> _WHAT THE EXERCISE ASKS_
Every line below between the line holding "δ(s0, a) = (s2, □, L)" and the line holding "(Give the tape", inclusive, should be repeated exactly, and all other lines omitted.

----- RECORD EXTRACTS -----

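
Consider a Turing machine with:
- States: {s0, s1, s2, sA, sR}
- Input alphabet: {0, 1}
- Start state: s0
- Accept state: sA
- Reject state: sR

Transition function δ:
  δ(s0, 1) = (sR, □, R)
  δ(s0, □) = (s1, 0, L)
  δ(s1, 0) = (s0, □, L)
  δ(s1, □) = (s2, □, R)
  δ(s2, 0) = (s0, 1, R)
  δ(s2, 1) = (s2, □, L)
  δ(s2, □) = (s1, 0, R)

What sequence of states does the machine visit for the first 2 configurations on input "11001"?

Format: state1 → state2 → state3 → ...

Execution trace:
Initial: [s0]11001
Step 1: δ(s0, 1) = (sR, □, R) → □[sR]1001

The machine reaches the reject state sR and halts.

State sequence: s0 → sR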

-----
----- RECORD EXTRACTS -----

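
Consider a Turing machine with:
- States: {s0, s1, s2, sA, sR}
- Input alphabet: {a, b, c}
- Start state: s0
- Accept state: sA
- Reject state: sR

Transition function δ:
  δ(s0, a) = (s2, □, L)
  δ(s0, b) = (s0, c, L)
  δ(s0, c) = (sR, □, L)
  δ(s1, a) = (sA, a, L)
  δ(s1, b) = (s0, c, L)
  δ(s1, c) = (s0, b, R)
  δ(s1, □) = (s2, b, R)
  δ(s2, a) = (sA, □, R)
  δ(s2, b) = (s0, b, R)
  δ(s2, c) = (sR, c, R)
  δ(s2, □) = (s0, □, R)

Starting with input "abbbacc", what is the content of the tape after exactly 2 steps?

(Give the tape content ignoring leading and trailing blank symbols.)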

-----

> _COMPLETED EXERCISE_
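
  δ(s0, a) = (s2, □, L)
  δ(s0, b) = (s0, c, L)
  δ(s0, c) = (sR, □, L)
  δ(s1, a) = (sA, a, L)
  δ(s1, b) = (s0, c, L)
  δ(s1, c) = (s0, b, R)
  δ(s1, □) = (s2, b, R)
  δ(s2, a) = (sA, □, R)
  δ(s2, b) = (s0, b, R)
  δ(s2, c) = (sR, c, R)
  δ(s2, □) = (s0, □, R)

Starting with input "abbbacc", what is the content of the tape after exactly 2 steps?

(Give the tape content ignoring leading and trailing blank symbols.)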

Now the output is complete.